** Opening Information given block **
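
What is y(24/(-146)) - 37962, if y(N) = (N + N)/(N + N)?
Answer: -37961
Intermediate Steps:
y(N) = 1 (y(N) = (2*N)/((2*N)) = (2*N)*(1/(2*N)) = 1)
y(24/(-146)) - 37962 = 1 - 37962 = -37961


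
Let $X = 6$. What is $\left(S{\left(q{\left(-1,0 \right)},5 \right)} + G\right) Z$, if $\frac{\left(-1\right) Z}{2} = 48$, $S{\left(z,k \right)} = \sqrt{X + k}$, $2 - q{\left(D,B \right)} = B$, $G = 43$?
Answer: $-4128 - 96 \sqrt{11} \approx -4446.4$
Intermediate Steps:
$q{\left(D,B \right)} = 2 - B$
$S{\left(z,k \right)} = \sqrt{6 + k}$
$Z = -96$ ($Z = \left(-2\right) 48 = -96$)
$\left(S{\left(q{\left(-1,0 \right)},5 \right)} + G\right) Z = \left(\sqrt{6 + 5} + 43\right) \left(-96\right) = \left(\sqrt{11} + 43\right) \left(-96\right) = \left(43 + \sqrt{11}\right) \left(-96\right) = -4128 - 96 \sqrt{11}$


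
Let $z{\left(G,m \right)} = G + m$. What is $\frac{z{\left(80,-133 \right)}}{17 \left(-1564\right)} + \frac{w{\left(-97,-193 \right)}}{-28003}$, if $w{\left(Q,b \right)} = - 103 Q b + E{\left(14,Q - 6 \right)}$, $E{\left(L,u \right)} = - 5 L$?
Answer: $\frac{51272001963}{744543764} \approx 68.864$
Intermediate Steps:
$w{\left(Q,b \right)} = -70 - 103 Q b$ ($w{\left(Q,b \right)} = - 103 Q b - 70 = -70 - 103 Q b$)
$\frac{z{\left(80,-133 \right)}}{17 \left(-1564\right)} + \frac{w{\left(-97,-193 \right)}}{-28003} = \frac{80 - 133}{17 \left(-1564\right)} + \frac{-70 - \left(-9991\right) \left(-193\right)}{-28003} = - \frac{53}{-26588} + \left(-70 - 1928263\right) \left(- \frac{1}{28003}\right) = \left(-53\right) \left(- \frac{1}{26588}\right) - - \frac{1928333}{28003} = \frac{53}{26588} + \frac{1928333}{28003} = \frac{51272001963}{744543764}$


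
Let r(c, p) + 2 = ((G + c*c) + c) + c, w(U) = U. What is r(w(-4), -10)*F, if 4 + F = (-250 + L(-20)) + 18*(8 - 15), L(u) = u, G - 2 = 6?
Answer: -5600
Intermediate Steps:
G = 8 (G = 2 + 6 = 8)
F = -400 (F = -4 + ((-250 - 20) + 18*(8 - 15)) = -4 + (-270 + 18*(-7)) = -4 + (-270 - 126) = -4 - 396 = -400)
r(c, p) = 6 + c**2 + 2*c (r(c, p) = -2 + (((8 + c*c) + c) + c) = -2 + (((8 + c**2) + c) + c) = -2 + ((8 + c + c**2) + c) = -2 + (8 + c**2 + 2*c) = 6 + c**2 + 2*c)
r(w(-4), -10)*F = (6 + (-4)**2 + 2*(-4))*(-400) = (6 + 16 - 8)*(-400) = 14*(-400) = -5600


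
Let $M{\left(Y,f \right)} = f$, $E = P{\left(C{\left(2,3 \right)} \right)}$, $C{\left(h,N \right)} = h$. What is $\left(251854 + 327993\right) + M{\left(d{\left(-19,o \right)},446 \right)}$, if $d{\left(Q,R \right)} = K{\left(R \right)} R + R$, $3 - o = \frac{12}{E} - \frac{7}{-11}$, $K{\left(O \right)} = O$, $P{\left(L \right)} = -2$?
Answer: $580293$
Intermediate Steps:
$E = -2$
$o = \frac{92}{11}$ ($o = 3 - \left(\frac{12}{-2} - \frac{7}{-11}\right) = 3 - \left(12 \left(- \frac{1}{2}\right) - - \frac{7}{11}\right) = 3 - \left(-6 + \frac{7}{11}\right) = 3 - - \frac{59}{11} = 3 + \frac{59}{11} = \frac{92}{11} \approx 8.3636$)
$d{\left(Q,R \right)} = R + R^{2}$ ($d{\left(Q,R \right)} = R R + R = R^{2} + R = R + R^{2}$)
$\left(251854 + 327993\right) + M{\left(d{\left(-19,o \right)},446 \right)} = \left(251854 + 327993\right) + 446 = 579847 + 446 = 580293$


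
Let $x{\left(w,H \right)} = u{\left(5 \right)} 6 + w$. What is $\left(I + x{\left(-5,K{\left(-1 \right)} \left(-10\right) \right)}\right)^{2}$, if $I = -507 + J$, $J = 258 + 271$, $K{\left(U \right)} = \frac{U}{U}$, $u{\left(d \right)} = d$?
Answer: $2209$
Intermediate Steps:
$K{\left(U \right)} = 1$
$J = 529$
$x{\left(w,H \right)} = 30 + w$ ($x{\left(w,H \right)} = 5 \cdot 6 + w = 30 + w$)
$I = 22$ ($I = -507 + 529 = 22$)
$\left(I + x{\left(-5,K{\left(-1 \right)} \left(-10\right) \right)}\right)^{2} = \left(22 + \left(30 - 5\right)\right)^{2} = \left(22 + 25\right)^{2} = 47^{2} = 2209$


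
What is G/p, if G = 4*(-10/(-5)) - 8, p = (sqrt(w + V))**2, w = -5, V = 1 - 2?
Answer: 0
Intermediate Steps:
V = -1
p = -6 (p = (sqrt(-5 - 1))**2 = (sqrt(-6))**2 = (I*sqrt(6))**2 = -6)
G = 0 (G = 4*(-10*(-1/5)) - 8 = 4*2 - 8 = 8 - 8 = 0)
G/p = 0/(-6) = -1/6*0 = 0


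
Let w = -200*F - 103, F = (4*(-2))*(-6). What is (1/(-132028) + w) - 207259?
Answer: -28645058937/132028 ≈ -2.1696e+5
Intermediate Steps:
F = 48 (F = -8*(-6) = 48)
w = -9703 (w = -200*48 - 103 = -9600 - 103 = -9703)
(1/(-132028) + w) - 207259 = (1/(-132028) - 9703) - 207259 = (-1/132028 - 9703) - 207259 = -1281067685/132028 - 207259 = -28645058937/132028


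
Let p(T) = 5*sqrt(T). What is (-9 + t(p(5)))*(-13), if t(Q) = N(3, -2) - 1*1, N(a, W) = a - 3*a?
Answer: 208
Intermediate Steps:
N(a, W) = -2*a
t(Q) = -7 (t(Q) = -2*3 - 1*1 = -6 - 1 = -7)
(-9 + t(p(5)))*(-13) = (-9 - 7)*(-13) = -16*(-13) = 208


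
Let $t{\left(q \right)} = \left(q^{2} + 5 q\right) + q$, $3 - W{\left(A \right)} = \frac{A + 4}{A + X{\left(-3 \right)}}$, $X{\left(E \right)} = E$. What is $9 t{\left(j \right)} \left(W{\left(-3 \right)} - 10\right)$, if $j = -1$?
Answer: $\frac{615}{2} \approx 307.5$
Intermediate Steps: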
** Closing Information given block **
Copy the data above in full, character for character.

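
What is y(24/(-146)) - 37962, if y(N) = (N + N)/(N + N)?
Answer: -37961
Intermediate Steps:
y(N) = 1 (y(N) = (2*N)/((2*N)) = (2*N)*(1/(2*N)) = 1)
y(24/(-146)) - 37962 = 1 - 37962 = -37961


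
Let $X = 6$. What is $\left(S{\left(q{\left(-1,0 \right)},5 \right)} + G\right) Z$, if $\frac{\left(-1\right) Z}{2} = 48$, $S{\left(z,k \right)} = \sqrt{X + k}$, $2 - q{\left(D,B \right)} = B$, $G = 43$?
Answer: $-4128 - 96 \sqrt{11} \approx -4446.4$
Intermediate Steps:
$q{\left(D,B \right)} = 2 - B$
$S{\left(z,k \right)} = \sqrt{6 + k}$
$Z = -96$ ($Z = \left(-2\right) 48 = -96$)
$\left(S{\left(q{\left(-1,0 \right)},5 \right)} + G\right) Z = \left(\sqrt{6 + 5} + 43\right) \left(-96\right) = \left(\sqrt{11} + 43\right) \left(-96\right) = \left(43 + \sqrt{11}\right) \left(-96\right) = -4128 - 96 \sqrt{11}$


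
Let $z{\left(G,m \right)} = G + m$. What is $\frac{z{\left(80,-133 \right)}}{17 \left(-1564\right)} + \frac{w{\left(-97,-193 \right)}}{-28003}$, if $w{\left(Q,b \right)} = - 103 Q b + E{\left(14,Q - 6 \right)}$, $E{\left(L,u \right)} = - 5 L$?
Answer: $\frac{51272001963}{744543764} \approx 68.864$
Intermediate Steps:
$w{\left(Q,b \right)} = -70 - 103 Q b$ ($w{\left(Q,b \right)} = - 103 Q b - 70 = -70 - 103 Q b$)
$\frac{z{\left(80,-133 \right)}}{17 \left(-1564\right)} + \frac{w{\left(-97,-193 \right)}}{-28003} = \frac{80 - 133}{17 \left(-1564\right)} + \frac{-70 - \left(-9991\right) \left(-193\right)}{-28003} = - \frac{53}{-26588} + \left(-70 - 1928263\right) \left(- \frac{1}{28003}\right) = \left(-53\right) \left(- \frac{1}{26588}\right) - - \frac{1928333}{28003} = \frac{53}{26588} + \frac{1928333}{28003} = \frac{51272001963}{744543764}$


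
Let r(c, p) + 2 = ((G + c*c) + c) + c, w(U) = U. What is r(w(-4), -10)*F, if 4 + F = (-250 + L(-20)) + 18*(8 - 15), L(u) = u, G - 2 = 6?
Answer: -5600
Intermediate Steps:
G = 8 (G = 2 + 6 = 8)
F = -400 (F = -4 + ((-250 - 20) + 18*(8 - 15)) = -4 + (-270 + 18*(-7)) = -4 + (-270 - 126) = -4 - 396 = -400)
r(c, p) = 6 + c**2 + 2*c (r(c, p) = -2 + (((8 + c*c) + c) + c) = -2 + (((8 + c**2) + c) + c) = -2 + ((8 + c + c**2) + c) = -2 + (8 + c**2 + 2*c) = 6 + c**2 + 2*c)
r(w(-4), -10)*F = (6 + (-4)**2 + 2*(-4))*(-400) = (6 + 16 - 8)*(-400) = 14*(-400) = -5600


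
Let $M{\left(Y,f \right)} = f$, $E = P{\left(C{\left(2,3 \right)} \right)}$, $C{\left(h,N \right)} = h$. What is $\left(251854 + 327993\right) + M{\left(d{\left(-19,o \right)},446 \right)}$, if $d{\left(Q,R \right)} = K{\left(R \right)} R + R$, $3 - o = \frac{12}{E} - \frac{7}{-11}$, $K{\left(O \right)} = O$, $P{\left(L \right)} = -2$?
Answer: $580293$
Intermediate Steps:
$E = -2$
$o = \frac{92}{11}$ ($o = 3 - \left(\frac{12}{-2} - \frac{7}{-11}\right) = 3 - \left(12 \left(- \frac{1}{2}\right) - - \frac{7}{11}\right) = 3 - \left(-6 + \frac{7}{11}\right) = 3 - - \frac{59}{11} = 3 + \frac{59}{11} = \frac{92}{11} \approx 8.3636$)
$d{\left(Q,R \right)} = R + R^{2}$ ($d{\left(Q,R \right)} = R R + R = R^{2} + R = R + R^{2}$)
$\left(251854 + 327993\right) + M{\left(d{\left(-19,o \right)},446 \right)} = \left(251854 + 327993\right) + 446 = 579847 + 446 = 580293$


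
Let $x{\left(w,H \right)} = u{\left(5 \right)} 6 + w$. What is $\left(I + x{\left(-5,K{\left(-1 \right)} \left(-10\right) \right)}\right)^{2}$, if $I = -507 + J$, $J = 258 + 271$, $K{\left(U \right)} = \frac{U}{U}$, $u{\left(d \right)} = d$?
Answer: $2209$
Intermediate Steps:
$K{\left(U \right)} = 1$
$J = 529$
$x{\left(w,H \right)} = 30 + w$ ($x{\left(w,H \right)} = 5 \cdot 6 + w = 30 + w$)
$I = 22$ ($I = -507 + 529 = 22$)
$\left(I + x{\left(-5,K{\left(-1 \right)} \left(-10\right) \right)}\right)^{2} = \left(22 + \left(30 - 5\right)\right)^{2} = \left(22 + 25\right)^{2} = 47^{2} = 2209$


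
What is G/p, if G = 4*(-10/(-5)) - 8, p = (sqrt(w + V))**2, w = -5, V = 1 - 2?
Answer: 0
Intermediate Steps:
V = -1
p = -6 (p = (sqrt(-5 - 1))**2 = (sqrt(-6))**2 = (I*sqrt(6))**2 = -6)
G = 0 (G = 4*(-10*(-1/5)) - 8 = 4*2 - 8 = 8 - 8 = 0)
G/p = 0/(-6) = -1/6*0 = 0


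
Let w = -200*F - 103, F = (4*(-2))*(-6). What is (1/(-132028) + w) - 207259?
Answer: -28645058937/132028 ≈ -2.1696e+5
Intermediate Steps:
F = 48 (F = -8*(-6) = 48)
w = -9703 (w = -200*48 - 103 = -9600 - 103 = -9703)
(1/(-132028) + w) - 207259 = (1/(-132028) - 9703) - 207259 = (-1/132028 - 9703) - 207259 = -1281067685/132028 - 207259 = -28645058937/132028


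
Let p(T) = 5*sqrt(T). What is (-9 + t(p(5)))*(-13), if t(Q) = N(3, -2) - 1*1, N(a, W) = a - 3*a?
Answer: 208
Intermediate Steps:
N(a, W) = -2*a
t(Q) = -7 (t(Q) = -2*3 - 1*1 = -6 - 1 = -7)
(-9 + t(p(5)))*(-13) = (-9 - 7)*(-13) = -16*(-13) = 208


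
Let $t{\left(q \right)} = \left(q^{2} + 5 q\right) + q$, $3 - W{\left(A \right)} = \frac{A + 4}{A + X{\left(-3 \right)}}$, $X{\left(E \right)} = E$. What is $9 t{\left(j \right)} \left(W{\left(-3 \right)} - 10\right)$, if $j = -1$?
Answer: $\frac{615}{2} \approx 307.5$
Intermediate Steps: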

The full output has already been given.